*WHAT IS BEING ASKED:*
Word for word, restate the lines from the start of the data down to the line with "step 3: CCCCCCCCBDABDA", both included.

STUDY MATERIAL section start

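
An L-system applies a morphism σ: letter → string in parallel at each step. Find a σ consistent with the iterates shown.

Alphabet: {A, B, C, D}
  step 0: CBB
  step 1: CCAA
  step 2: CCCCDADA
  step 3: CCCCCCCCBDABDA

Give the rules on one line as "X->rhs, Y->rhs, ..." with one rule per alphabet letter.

A->DA, B->A, C->CC, D->B

  step 2 ⇒ step 3: CCCCDADA ⇒ CC·CC·CC·CC·B·DA·B·DA
    A ↦ DA
    C ↦ CC
    D ↦ B
  step 0 ⇒ step 1: CBB ⇒ CC·A·A
    B ↦ A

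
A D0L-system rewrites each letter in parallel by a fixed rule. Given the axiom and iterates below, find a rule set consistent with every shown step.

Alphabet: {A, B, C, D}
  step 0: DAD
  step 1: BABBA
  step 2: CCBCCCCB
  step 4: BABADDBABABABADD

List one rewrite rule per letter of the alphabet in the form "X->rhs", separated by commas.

  step 1 ⇒ step 2: BABBA ⇒ CC·B·CC·CC·B
    A ↦ B
    B ↦ CC
    C ↦ D  (constrained at step 2)
  step 0 ⇒ step 1: DAD ⇒ BA·B·BA
    D ↦ BA

A->B, B->CC, C->D, D->BA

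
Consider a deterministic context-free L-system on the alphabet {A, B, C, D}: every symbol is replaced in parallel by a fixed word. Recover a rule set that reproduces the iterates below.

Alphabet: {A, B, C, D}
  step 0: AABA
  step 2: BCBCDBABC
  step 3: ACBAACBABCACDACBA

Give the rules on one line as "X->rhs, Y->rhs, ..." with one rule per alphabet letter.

  step 2 ⇒ step 3: BCBCDBABC ⇒ AC·BA·AC·BA·BC·AC·D·AC·BA
    A ↦ D
    B ↦ AC
    C ↦ BA
    D ↦ BC

A->D, B->AC, C->BA, D->BC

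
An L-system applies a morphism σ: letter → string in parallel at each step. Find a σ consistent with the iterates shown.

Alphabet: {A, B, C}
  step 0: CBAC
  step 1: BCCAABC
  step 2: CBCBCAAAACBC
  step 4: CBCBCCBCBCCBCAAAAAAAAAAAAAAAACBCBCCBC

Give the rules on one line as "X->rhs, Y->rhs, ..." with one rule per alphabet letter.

  step 1 ⇒ step 2: BCCAABC ⇒ C·BC·BC·AA·AA·C·BC
    A ↦ AA
    B ↦ C
    C ↦ BC

A->AA, B->C, C->BC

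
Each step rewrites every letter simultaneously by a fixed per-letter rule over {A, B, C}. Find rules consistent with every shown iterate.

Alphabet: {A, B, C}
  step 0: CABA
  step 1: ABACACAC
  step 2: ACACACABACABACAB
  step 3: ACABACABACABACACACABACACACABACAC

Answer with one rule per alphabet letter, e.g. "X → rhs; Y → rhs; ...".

A->AC, B->AC, C->AB

  step 2 ⇒ step 3: ACACACABACABACAB ⇒ AC·AB·AC·AB·AC·AB·AC·AC·AC·AB·AC·AC·AC·AB·AC·AC
    A ↦ AC
    B ↦ AC
    C ↦ AB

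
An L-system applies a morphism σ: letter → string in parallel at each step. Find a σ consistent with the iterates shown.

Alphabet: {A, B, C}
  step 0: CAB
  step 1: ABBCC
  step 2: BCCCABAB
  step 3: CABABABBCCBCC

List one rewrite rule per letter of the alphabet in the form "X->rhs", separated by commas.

A->BC, B->C, C->AB

  step 2 ⇒ step 3: BCCCABAB ⇒ C·AB·AB·AB·BC·C·BC·C
    A ↦ BC
    B ↦ C
    C ↦ AB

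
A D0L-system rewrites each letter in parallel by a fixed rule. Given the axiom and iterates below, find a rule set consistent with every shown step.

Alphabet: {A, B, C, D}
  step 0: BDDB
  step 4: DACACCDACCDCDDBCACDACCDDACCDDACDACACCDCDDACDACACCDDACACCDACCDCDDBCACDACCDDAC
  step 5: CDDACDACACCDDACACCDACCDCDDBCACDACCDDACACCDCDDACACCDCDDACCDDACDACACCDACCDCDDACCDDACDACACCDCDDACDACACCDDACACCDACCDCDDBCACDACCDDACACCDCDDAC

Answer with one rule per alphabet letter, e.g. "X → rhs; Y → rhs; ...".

  step 4 ⇒ step 5: DACACCDACCDCDDBCACDACCDDACCDDACDACACCDCDDACDACACCDDACACCDACCDCDDBCACDACCDDAC ⇒ CD·D·AC·D·AC·AC·CD·D·AC·AC·CD·AC·CD·CD·DBC·AC·D·AC·CD·D·AC·AC·CD·CD·D·AC·AC·CD·CD·D·AC·CD·D·AC·D·AC·AC·CD·AC·CD·CD·D·AC·CD·D·AC·D·AC·AC·CD·CD·D·AC·D·AC·AC·CD·D·AC·AC·CD·AC·CD·CD·DBC·AC·D·AC·CD·D·AC·AC·CD·CD·D·AC
    A ↦ D
    B ↦ DBC
    C ↦ AC
    D ↦ CD

A->D, B->DBC, C->AC, D->CD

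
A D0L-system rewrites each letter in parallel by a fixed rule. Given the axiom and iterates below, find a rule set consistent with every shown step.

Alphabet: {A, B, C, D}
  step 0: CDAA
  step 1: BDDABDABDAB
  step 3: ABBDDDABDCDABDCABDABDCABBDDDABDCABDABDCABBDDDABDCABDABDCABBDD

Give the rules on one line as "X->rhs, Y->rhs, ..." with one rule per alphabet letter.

A->DAB, B->DC, C->BDD, D->AB

  step 0 ⇒ step 1: CDAA ⇒ BDD·AB·DAB·DAB
    A ↦ DAB
    C ↦ BDD
    D ↦ AB
    B ↦ DC  (constrained at step 1)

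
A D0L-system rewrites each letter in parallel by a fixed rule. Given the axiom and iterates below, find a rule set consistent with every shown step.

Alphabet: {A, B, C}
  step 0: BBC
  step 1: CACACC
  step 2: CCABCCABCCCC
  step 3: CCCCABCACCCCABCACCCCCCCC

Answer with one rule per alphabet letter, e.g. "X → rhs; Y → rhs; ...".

  step 2 ⇒ step 3: CCABCCABCCCC ⇒ CC·CC·AB·CA·CC·CC·AB·CA·CC·CC·CC·CC
    A ↦ AB
    B ↦ CA
    C ↦ CC

A->AB, B->CA, C->CC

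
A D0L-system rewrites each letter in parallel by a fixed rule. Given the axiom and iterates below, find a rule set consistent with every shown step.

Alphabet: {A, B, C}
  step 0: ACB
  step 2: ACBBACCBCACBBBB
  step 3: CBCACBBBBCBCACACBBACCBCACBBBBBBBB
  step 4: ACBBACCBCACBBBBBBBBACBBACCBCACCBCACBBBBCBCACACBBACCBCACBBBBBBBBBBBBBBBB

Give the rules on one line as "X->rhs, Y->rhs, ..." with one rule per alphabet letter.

A->CBC, B->BB, C->AC

  step 3 ⇒ step 4: CBCACBBBBCBCACACBBACCBCACBBBBBBBB ⇒ AC·BB·AC·CBC·AC·BB·BB·BB·BB·AC·BB·AC·CBC·AC·CBC·AC·BB·BB·CBC·AC·AC·BB·AC·CBC·AC·BB·BB·BB·BB·BB·BB·BB·BB
    A ↦ CBC
    B ↦ BB
    C ↦ AC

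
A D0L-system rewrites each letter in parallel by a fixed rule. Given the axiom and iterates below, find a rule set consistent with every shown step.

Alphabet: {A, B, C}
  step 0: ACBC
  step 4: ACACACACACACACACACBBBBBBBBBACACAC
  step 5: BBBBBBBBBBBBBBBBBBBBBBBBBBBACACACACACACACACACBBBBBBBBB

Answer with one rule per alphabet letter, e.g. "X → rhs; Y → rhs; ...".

  step 4 ⇒ step 5: ACACACACACACACACACBBBBBBBBBACACAC ⇒ BB·B·BB·B·BB·B·BB·B·BB·B·BB·B·BB·B·BB·B·BB·B·AC·AC·AC·AC·AC·AC·AC·AC·AC·BB·B·BB·B·BB·B
    A ↦ BB
    B ↦ AC
    C ↦ B

A->BB, B->AC, C->B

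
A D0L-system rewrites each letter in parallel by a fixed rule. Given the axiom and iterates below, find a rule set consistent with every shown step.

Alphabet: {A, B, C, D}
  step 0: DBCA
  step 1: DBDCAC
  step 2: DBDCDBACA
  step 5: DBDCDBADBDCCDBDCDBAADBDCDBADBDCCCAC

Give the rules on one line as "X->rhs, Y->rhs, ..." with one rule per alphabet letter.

A->C, B->DC, C->A, D->DB

  step 1 ⇒ step 2: DBDCAC ⇒ DB·DC·DB·A·C·A
    A ↦ C
    B ↦ DC
    C ↦ A
    D ↦ DB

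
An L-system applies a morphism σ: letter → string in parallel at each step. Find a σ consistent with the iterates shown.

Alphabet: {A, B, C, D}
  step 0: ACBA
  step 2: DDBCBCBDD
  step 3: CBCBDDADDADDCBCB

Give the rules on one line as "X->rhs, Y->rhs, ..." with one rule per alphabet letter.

  step 2 ⇒ step 3: DDBCBCBDD ⇒ CB·CB·DD·A·DD·A·DD·CB·CB
    B ↦ DD
    C ↦ A
    D ↦ CB
    A ↦ B  (constrained at step 0)

A->B, B->DD, C->A, D->CB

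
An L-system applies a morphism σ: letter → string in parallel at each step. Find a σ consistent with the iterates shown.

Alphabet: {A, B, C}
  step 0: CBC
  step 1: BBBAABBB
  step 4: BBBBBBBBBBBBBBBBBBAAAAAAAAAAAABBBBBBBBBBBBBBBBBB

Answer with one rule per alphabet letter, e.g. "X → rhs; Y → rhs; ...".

A->C, B->AA, C->BBB

  step 0 ⇒ step 1: CBC ⇒ BBB·AA·BBB
    B ↦ AA
    C ↦ BBB
    A ↦ C  (constrained at step 1)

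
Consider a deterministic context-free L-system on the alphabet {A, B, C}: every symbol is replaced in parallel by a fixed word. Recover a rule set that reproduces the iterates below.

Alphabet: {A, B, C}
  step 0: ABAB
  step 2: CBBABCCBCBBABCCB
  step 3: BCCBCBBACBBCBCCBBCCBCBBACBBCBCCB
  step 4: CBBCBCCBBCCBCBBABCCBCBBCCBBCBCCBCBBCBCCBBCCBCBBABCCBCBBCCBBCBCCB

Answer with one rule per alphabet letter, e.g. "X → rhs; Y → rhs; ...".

  step 3 ⇒ step 4: BCCBCBBACBBCBCCBBCCBCBBACBBCBCCB ⇒ CB·BC·BC·CB·BC·CB·CB·BA·BC·CB·CB·BC·CB·BC·BC·CB·CB·BC·BC·CB·BC·CB·CB·BA·BC·CB·CB·BC·CB·BC·BC·CB
    A ↦ BA
    B ↦ CB
    C ↦ BC

A->BA, B->CB, C->BC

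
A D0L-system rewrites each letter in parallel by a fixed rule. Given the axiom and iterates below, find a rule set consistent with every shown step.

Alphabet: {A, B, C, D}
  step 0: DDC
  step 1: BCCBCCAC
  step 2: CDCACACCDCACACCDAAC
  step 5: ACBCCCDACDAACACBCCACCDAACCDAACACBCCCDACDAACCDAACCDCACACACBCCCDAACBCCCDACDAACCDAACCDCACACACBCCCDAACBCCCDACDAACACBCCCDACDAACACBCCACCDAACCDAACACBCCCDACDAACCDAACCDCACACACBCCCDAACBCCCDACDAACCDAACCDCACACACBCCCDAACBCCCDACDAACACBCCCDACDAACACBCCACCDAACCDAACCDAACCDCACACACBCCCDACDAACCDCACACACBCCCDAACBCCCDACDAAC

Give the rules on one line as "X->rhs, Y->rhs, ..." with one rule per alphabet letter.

A->CDA, B->CDC, C->AC, D->BCC

  step 1 ⇒ step 2: BCCBCCAC ⇒ CDC·AC·AC·CDC·AC·AC·CDA·AC
    A ↦ CDA
    B ↦ CDC
    C ↦ AC
  step 0 ⇒ step 1: DDC ⇒ BCC·BCC·AC
    D ↦ BCC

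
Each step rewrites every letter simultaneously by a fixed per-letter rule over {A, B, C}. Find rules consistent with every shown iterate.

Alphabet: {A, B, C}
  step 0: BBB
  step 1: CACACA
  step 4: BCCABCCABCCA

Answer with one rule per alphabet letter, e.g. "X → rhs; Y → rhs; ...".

  step 0 ⇒ step 1: BBB ⇒ CA·CA·CA
    B ↦ CA
    A ↦ C  (constrained at step 1)
    C ↦ B  (constrained at step 1)

A->C, B->CA, C->B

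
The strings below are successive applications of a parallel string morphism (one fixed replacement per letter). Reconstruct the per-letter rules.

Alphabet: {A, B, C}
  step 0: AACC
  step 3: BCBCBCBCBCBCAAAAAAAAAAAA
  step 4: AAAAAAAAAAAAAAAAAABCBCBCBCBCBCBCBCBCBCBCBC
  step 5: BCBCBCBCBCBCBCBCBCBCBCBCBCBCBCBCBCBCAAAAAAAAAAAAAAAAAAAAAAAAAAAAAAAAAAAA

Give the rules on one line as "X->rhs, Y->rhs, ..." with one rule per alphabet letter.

  step 4 ⇒ step 5: AAAAAAAAAAAAAAAAAABCBCBCBCBCBCBCBCBCBCBCBC ⇒ BC·BC·BC·BC·BC·BC·BC·BC·BC·BC·BC·BC·BC·BC·BC·BC·BC·BC·A·AA·A·AA·A·AA·A·AA·A·AA·A·AA·A·AA·A·AA·A·AA·A·AA·A·AA·A·AA
    A ↦ BC
    B ↦ A
    C ↦ AA

A->BC, B->A, C->AA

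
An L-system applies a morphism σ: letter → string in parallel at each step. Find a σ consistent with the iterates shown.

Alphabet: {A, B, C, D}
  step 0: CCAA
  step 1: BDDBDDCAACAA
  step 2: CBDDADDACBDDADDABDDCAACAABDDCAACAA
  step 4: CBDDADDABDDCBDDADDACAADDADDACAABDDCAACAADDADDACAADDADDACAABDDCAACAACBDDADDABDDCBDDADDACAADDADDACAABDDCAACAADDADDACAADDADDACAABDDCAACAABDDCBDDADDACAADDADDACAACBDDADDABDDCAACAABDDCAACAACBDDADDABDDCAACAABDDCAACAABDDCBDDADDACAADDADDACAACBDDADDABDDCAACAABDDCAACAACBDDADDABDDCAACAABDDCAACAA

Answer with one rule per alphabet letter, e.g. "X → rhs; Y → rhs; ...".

A->CAA, B->CB, C->BDD, D->DDA

  step 1 ⇒ step 2: BDDBDDCAACAA ⇒ CB·DDA·DDA·CB·DDA·DDA·BDD·CAA·CAA·BDD·CAA·CAA
    A ↦ CAA
    B ↦ CB
    C ↦ BDD
    D ↦ DDA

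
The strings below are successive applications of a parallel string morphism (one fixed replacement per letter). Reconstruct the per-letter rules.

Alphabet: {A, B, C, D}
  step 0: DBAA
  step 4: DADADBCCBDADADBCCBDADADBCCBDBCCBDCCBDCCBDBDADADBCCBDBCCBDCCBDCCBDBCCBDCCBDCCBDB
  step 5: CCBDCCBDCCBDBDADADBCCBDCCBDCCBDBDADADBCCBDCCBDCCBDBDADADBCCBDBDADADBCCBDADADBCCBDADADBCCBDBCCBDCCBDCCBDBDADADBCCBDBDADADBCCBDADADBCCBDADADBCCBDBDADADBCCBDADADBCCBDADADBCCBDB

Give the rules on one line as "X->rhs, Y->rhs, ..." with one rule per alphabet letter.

A->D, B->DB, C->DA, D->CCB

  step 4 ⇒ step 5: DADADBCCBDADADBCCBDADADBCCBDBCCBDCCBDCCBDBDADADBCCBDBCCBDCCBDCCBDBCCBDCCBDCCBDB ⇒ CCB·D·CCB·D·CCB·DB·DA·DA·DB·CCB·D·CCB·D·CCB·DB·DA·DA·DB·CCB·D·CCB·D·CCB·DB·DA·DA·DB·CCB·DB·DA·DA·DB·CCB·DA·DA·DB·CCB·DA·DA·DB·CCB·DB·CCB·D·CCB·D·CCB·DB·DA·DA·DB·CCB·DB·DA·DA·DB·CCB·DA·DA·DB·CCB·DA·DA·DB·CCB·DB·DA·DA·DB·CCB·DA·DA·DB·CCB·DA·DA·DB·CCB·DB
    A ↦ D
    B ↦ DB
    C ↦ DA
    D ↦ CCB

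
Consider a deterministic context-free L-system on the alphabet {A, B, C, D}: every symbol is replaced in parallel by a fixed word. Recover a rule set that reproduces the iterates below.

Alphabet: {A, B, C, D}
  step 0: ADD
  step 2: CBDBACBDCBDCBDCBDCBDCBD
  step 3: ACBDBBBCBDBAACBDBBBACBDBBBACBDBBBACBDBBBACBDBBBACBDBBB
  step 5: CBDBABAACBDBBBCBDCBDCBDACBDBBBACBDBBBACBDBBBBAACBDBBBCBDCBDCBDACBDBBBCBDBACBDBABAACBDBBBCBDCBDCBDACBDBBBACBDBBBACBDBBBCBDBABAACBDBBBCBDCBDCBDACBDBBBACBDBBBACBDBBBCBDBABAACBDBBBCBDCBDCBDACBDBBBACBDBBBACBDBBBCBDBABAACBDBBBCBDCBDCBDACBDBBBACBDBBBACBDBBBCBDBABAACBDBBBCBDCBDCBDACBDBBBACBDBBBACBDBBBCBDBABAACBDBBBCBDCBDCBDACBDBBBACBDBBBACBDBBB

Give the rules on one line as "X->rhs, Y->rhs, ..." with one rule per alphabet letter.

A->BA, B->CBD, C->A, D->BBB

  step 2 ⇒ step 3: CBDBACBDCBDCBDCBDCBDCBD ⇒ A·CBD·BBB·CBD·BA·A·CBD·BBB·A·CBD·BBB·A·CBD·BBB·A·CBD·BBB·A·CBD·BBB·A·CBD·BBB
    A ↦ BA
    B ↦ CBD
    C ↦ A
    D ↦ BBB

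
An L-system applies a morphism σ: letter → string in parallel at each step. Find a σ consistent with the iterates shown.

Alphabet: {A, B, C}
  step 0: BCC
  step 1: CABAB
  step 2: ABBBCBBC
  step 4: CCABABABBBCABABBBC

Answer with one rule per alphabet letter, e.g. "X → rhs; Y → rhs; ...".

A->BB, B->C, C->AB

  step 1 ⇒ step 2: CABAB ⇒ AB·BB·C·BB·C
    A ↦ BB
    B ↦ C
    C ↦ AB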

STUDY MATERIAL section end

*RESULT:*
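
An L-system applies a morphism σ: letter → string in parallel at each step. Find a σ consistent with the iterates shown.

Alphabet: {A, B, C, D}
  step 0: CBB
  step 1: CCAA
  step 2: CCCCDADA
  step 3: CCCCCCCCBDABDA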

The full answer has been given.